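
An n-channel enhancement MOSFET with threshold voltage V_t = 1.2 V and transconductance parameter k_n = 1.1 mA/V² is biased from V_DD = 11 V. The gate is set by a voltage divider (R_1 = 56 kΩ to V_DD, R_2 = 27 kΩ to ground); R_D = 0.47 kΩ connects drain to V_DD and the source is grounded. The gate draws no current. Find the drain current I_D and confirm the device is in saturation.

I_D ≈ 3.1 mA

V_G = V_DD·R_2/(R_1+R_2) = 11×27/83 = 3.58 V. With the source grounded, V_GS = V_G = 3.58 V.
Assume saturation: I_D = (k_n/2)(V_GS − V_t)² = (1.1/2)×(3.58 − 1.2)² = 0.55×2.38² = 3.11 mA.
V_DS = V_DD − I_D·R_D = 11 − 3.11×0.47 = 9.54 V.
Saturation requires V_DS ≥ V_GS − V_t = 2.38 V; 9.54 ≥ 2.38 ✓.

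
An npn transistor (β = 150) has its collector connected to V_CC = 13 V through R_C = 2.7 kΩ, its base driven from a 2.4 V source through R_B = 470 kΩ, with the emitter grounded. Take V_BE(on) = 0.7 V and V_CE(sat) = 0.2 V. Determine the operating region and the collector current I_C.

active; I_C ≈ 0.54 mA

Assume active. Base-emitter loop: I_B = (V_BB − V_BE)/R_B = (2.4 − 0.7)/470 = 0.00362 mA.
I_C = β·I_B = 150×0.00362 = 0.543 mA.
V_CE = V_CC − I_C·R_C = 13 − 0.543×2.7 = 11.5 V > V_CE(sat), so the active-region assumption holds.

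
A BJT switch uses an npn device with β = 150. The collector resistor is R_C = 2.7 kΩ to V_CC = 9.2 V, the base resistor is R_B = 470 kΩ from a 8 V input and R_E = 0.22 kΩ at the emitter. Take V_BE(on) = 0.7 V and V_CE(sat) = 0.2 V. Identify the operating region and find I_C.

Assume active. Base-emitter loop: I_B = (V_BB − V_BE)/(R_B + (β+1)R_E) = (8 − 0.7)/(470 + 151×0.22) = 0.0145 mA.
I_C = β·I_B = 150×0.0145 = 2.18 mA.
V_CE = V_CC − I_C·R_C − I_E·R_E = 9.2 − 2.18×2.7 − 2.19×0.22 = 2.84 V > V_CE(sat), so the active-region assumption holds.

active; I_C ≈ 2.2 mA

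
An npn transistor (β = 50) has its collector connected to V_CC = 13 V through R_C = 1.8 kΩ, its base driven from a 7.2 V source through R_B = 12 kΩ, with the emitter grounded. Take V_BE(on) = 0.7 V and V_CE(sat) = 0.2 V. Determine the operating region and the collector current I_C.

Assume active: I_B = (7.2 − 0.7)/12 = 0.542 mA, giving I_C = β·I_B = 27.1 mA.
But then V_CE = 13 − 27.1×1.8 = -35.8 V < V_CE(sat) = 0.2 V — impossible in the active region.
So the transistor is saturated. With V_CE = 0.2 V, I_C = (V_CC − 0.2)/R_C = 12.8/1.8 = 7.11 mA.
Check: β·I_B = 27.1 mA > I_C = 7.11 mA, confirming saturation.

saturation; I_C ≈ 7.1 mA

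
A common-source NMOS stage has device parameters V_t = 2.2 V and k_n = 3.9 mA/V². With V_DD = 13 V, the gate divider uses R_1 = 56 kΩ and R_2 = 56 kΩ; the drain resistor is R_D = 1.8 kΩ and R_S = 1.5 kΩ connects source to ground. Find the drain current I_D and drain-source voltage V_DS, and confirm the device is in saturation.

V_G = V_DD·R_2/(R_1+R_2) = 13×56/112 = 6.5 V.
Assume saturation: I_D = (k_n/2)(V_GS − V_t)² with V_GS = V_G − I_D·R_S = 6.5 − 1.5·I_D.
Substituting gives 4.39·I_D² − 26.2·I_D + 36.1 = 0, with roots I_D = 2.16 or 3.8 mA.
The root I_D = 3.8 mA gives V_GS = 0.805 V ≤ V_t, so take I_D = 2.16 mA.
Then V_GS = 3.25 V and V_DS = V_DD − I_D(R_D+R_S) = 13 − 2.16×3.3 = 5.86 V.
Saturation requires V_DS ≥ V_GS − V_t = 1.05 V; 5.86 ≥ 1.05 ✓.

I_D ≈ 2.2 mA, V_DS ≈ 5.9 V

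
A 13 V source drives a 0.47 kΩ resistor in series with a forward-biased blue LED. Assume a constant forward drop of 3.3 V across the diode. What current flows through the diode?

KVL around the loop: 13 = V_D + I·R = 3.3 + I × 0.47 kΩ.
So I = (13 − 3.3) / 0.47 kΩ = 9.7 / 0.47 = 20.6 mA.

I ≈ 21 mA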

══════

**ABOUT THIS TASK:**
Each line of the listing should be echoed back exactly.

**RESPONSE TO THIS TASK:**
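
An n-channel enhancement MOSFET with threshold voltage V_t = 1.2 V and transconductance parameter k_n = 1.1 mA/V² is biased from V_DD = 11 V. The gate is set by a voltage divider (R_1 = 56 kΩ to V_DD, R_2 = 27 kΩ to ground); R_D = 0.47 kΩ connects drain to V_DD and the source is grounded. The gate draws no current. Find the drain current I_D and confirm the device is in saturation.

I_D ≈ 3.1 mA

V_G = V_DD·R_2/(R_1+R_2) = 11×27/83 = 3.58 V. With the source grounded, V_GS = V_G = 3.58 V.
Assume saturation: I_D = (k_n/2)(V_GS − V_t)² = (1.1/2)×(3.58 − 1.2)² = 0.55×2.38² = 3.11 mA.
V_DS = V_DD − I_D·R_D = 11 − 3.11×0.47 = 9.54 V.
Saturation requires V_DS ≥ V_GS − V_t = 2.38 V; 9.54 ≥ 2.38 ✓.

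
An npn transistor (β = 150) has its collector connected to V_CC = 13 V through R_C = 2.7 kΩ, its base driven from a 2.4 V source through R_B = 470 kΩ, with the emitter grounded. Take V_BE(on) = 0.7 V and V_CE(sat) = 0.2 V. Determine the operating region and the collector current I_C.

active; I_C ≈ 0.54 mA

Assume active. Base-emitter loop: I_B = (V_BB − V_BE)/R_B = (2.4 − 0.7)/470 = 0.00362 mA.
I_C = β·I_B = 150×0.00362 = 0.543 mA.
V_CE = V_CC − I_C·R_C = 13 − 0.543×2.7 = 11.5 V > V_CE(sat), so the active-region assumption holds.

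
A BJT switch uses an npn device with β = 150. The collector resistor is R_C = 2.7 kΩ to V_CC = 9.2 V, the base resistor is R_B = 470 kΩ from a 8 V input and R_E = 0.22 kΩ at the emitter. Take V_BE(on) = 0.7 V and V_CE(sat) = 0.2 V. Identify the operating region and find I_C.

Assume active. Base-emitter loop: I_B = (V_BB − V_BE)/(R_B + (β+1)R_E) = (8 − 0.7)/(470 + 151×0.22) = 0.0145 mA.
I_C = β·I_B = 150×0.0145 = 2.18 mA.
V_CE = V_CC − I_C·R_C − I_E·R_E = 9.2 − 2.18×2.7 − 2.19×0.22 = 2.84 V > V_CE(sat), so the active-region assumption holds.

active; I_C ≈ 2.2 mA

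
An npn transistor (β = 50) has its collector connected to V_CC = 13 V through R_C = 1.8 kΩ, its base driven from a 7.2 V source through R_B = 12 kΩ, with the emitter grounded. Take V_BE(on) = 0.7 V and V_CE(sat) = 0.2 V. Determine the operating region and the collector current I_C.

Assume active: I_B = (7.2 − 0.7)/12 = 0.542 mA, giving I_C = β·I_B = 27.1 mA.
But then V_CE = 13 − 27.1×1.8 = -35.8 V < V_CE(sat) = 0.2 V — impossible in the active region.
So the transistor is saturated. With V_CE = 0.2 V, I_C = (V_CC − 0.2)/R_C = 12.8/1.8 = 7.11 mA.
Check: β·I_B = 27.1 mA > I_C = 7.11 mA, confirming saturation.

saturation; I_C ≈ 7.1 mA

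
A common-source NMOS stage has device parameters V_t = 2.2 V and k_n = 3.9 mA/V². With V_DD = 13 V, the gate divider uses R_1 = 56 kΩ and R_2 = 56 kΩ; the drain resistor is R_D = 1.8 kΩ and R_S = 1.5 kΩ connects source to ground. Find the drain current I_D and drain-source voltage V_DS, and confirm the device is in saturation.

V_G = V_DD·R_2/(R_1+R_2) = 13×56/112 = 6.5 V.
Assume saturation: I_D = (k_n/2)(V_GS − V_t)² with V_GS = V_G − I_D·R_S = 6.5 − 1.5·I_D.
Substituting gives 4.39·I_D² − 26.2·I_D + 36.1 = 0, with roots I_D = 2.16 or 3.8 mA.
The root I_D = 3.8 mA gives V_GS = 0.805 V ≤ V_t, so take I_D = 2.16 mA.
Then V_GS = 3.25 V and V_DS = V_DD − I_D(R_D+R_S) = 13 − 2.16×3.3 = 5.86 V.
Saturation requires V_DS ≥ V_GS − V_t = 1.05 V; 5.86 ≥ 1.05 ✓.

I_D ≈ 2.2 mA, V_DS ≈ 5.9 V

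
A 13 V source drives a 0.47 kΩ resistor in series with a forward-biased blue LED. Assume a constant forward drop of 3.3 V across the diode. What current flows through the diode?

KVL around the loop: 13 = V_D + I·R = 3.3 + I × 0.47 kΩ.
So I = (13 − 3.3) / 0.47 kΩ = 9.7 / 0.47 = 20.6 mA.

I ≈ 21 mA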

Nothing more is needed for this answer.